_What is being asked_
Make an exact transcription of the data below.

_Stored items_
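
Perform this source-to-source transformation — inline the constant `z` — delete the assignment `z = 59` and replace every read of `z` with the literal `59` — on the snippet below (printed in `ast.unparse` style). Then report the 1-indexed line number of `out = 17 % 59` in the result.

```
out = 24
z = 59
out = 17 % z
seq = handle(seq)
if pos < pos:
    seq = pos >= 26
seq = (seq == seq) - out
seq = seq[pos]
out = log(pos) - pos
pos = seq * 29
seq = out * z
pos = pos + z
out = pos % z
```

2

Transformed code:
out = 24
out = 17 % 59
seq = handle(seq)
if pos < pos:
    seq = pos >= 26
seq = (seq == seq) - out
seq = seq[pos]
out = log(pos) - pos
pos = seq * 29
seq = out * 59
pos = pos + 59
out = pos % 59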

_Written answer_
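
Perform this source-to-source transformation — inline the constant `z` — delete the assignment `z = 59` and replace every read of `z` with the literal `59` — on the snippet below (printed in `ast.unparse` style). Then report the 1-indexed line number of `out = 17 % 59` in the result.

```
out = 24
z = 59
out = 17 % z
seq = handle(seq)
if pos < pos:
    seq = pos >= 26
seq = (seq == seq) - out
seq = seq[pos]
out = log(pos) - pos
pos = seq * 29
seq = out * z
pos = pos + z
out = pos % z
```

2

Transformed code:
out = 24
out = 17 % 59
seq = handle(seq)
if pos < pos:
    seq = pos >= 26
seq = (seq == seq) - out
seq = seq[pos]
out = log(pos) - pos
pos = seq * 29
seq = out * 59
pos = pos + 59
out = pos % 59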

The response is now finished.